Required work — Scan the records for "correctly". Report each line that includes it.

----- Data under study

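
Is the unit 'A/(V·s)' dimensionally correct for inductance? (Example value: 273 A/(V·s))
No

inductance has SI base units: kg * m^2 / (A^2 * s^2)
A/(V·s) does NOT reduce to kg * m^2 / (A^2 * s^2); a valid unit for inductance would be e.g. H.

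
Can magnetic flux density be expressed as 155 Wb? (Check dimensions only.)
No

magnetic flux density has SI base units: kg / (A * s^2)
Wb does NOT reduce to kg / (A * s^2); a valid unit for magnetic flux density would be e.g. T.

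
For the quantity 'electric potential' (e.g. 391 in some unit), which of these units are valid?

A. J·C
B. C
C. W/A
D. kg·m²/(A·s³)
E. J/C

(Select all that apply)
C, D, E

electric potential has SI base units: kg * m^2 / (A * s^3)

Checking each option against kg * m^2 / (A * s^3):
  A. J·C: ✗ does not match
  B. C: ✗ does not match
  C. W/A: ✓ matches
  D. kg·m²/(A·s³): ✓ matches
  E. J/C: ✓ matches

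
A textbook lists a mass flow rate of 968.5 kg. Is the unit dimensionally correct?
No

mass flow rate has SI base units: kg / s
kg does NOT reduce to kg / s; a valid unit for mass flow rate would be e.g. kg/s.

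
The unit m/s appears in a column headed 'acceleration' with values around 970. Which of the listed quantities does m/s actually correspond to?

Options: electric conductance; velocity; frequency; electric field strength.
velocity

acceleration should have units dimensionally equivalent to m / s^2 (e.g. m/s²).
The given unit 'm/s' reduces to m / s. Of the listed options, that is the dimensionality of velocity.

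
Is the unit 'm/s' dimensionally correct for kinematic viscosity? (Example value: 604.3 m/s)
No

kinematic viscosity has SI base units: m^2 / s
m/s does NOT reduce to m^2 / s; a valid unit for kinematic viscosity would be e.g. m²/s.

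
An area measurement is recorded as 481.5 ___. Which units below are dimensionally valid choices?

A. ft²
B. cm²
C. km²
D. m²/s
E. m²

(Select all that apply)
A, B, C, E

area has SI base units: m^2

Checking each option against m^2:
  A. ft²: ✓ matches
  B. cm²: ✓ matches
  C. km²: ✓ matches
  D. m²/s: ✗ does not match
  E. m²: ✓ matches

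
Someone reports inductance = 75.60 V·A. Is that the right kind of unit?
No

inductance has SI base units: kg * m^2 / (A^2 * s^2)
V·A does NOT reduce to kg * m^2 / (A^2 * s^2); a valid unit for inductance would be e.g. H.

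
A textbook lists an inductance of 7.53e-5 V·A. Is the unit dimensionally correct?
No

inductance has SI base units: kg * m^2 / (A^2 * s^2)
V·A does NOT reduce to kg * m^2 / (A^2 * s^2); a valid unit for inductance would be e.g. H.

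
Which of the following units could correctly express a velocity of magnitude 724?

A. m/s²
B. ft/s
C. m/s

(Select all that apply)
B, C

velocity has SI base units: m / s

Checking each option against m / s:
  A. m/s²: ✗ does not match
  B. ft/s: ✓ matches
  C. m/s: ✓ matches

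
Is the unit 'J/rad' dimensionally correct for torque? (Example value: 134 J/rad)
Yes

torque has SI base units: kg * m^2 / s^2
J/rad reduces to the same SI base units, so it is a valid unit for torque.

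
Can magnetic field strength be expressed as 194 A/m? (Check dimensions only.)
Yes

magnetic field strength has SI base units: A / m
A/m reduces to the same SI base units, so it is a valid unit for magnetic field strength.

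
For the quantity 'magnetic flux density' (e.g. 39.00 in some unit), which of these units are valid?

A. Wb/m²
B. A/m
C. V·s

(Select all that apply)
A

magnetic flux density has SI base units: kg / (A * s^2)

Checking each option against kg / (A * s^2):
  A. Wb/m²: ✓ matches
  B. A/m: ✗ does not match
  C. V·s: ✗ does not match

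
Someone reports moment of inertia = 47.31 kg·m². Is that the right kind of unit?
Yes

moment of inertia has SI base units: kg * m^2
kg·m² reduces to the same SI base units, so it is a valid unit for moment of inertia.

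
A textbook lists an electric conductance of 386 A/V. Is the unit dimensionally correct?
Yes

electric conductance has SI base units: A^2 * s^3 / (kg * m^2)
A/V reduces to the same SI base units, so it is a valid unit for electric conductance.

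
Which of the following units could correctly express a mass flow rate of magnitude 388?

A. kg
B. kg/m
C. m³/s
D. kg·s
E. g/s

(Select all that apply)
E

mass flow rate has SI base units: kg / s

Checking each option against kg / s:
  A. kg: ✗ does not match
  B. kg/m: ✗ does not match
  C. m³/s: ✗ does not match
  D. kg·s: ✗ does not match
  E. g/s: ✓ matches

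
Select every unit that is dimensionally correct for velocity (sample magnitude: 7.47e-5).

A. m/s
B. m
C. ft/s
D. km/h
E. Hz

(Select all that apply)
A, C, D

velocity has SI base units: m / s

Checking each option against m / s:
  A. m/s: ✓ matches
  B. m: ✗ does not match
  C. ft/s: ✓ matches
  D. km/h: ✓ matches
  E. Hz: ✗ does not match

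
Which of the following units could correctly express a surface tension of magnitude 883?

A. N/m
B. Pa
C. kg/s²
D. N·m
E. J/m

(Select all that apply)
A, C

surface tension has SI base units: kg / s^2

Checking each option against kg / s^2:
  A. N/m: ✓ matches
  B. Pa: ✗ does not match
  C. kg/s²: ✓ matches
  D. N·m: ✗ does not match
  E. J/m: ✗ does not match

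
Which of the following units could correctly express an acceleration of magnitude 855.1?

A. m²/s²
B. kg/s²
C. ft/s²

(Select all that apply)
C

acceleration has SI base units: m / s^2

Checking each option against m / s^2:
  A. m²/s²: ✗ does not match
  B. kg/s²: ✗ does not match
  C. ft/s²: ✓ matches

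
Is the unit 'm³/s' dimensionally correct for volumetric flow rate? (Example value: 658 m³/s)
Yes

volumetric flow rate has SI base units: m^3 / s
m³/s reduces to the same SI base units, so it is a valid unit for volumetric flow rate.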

----------

Final answer —
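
Which of the following units could correctly express a velocity of magnitude 724?
Which of the following units could correctly express a mass flow rate of magnitude 388?
Which of the following units could correctly express a surface tension of magnitude 883?
Which of the following units could correctly express an acceleration of magnitude 855.1?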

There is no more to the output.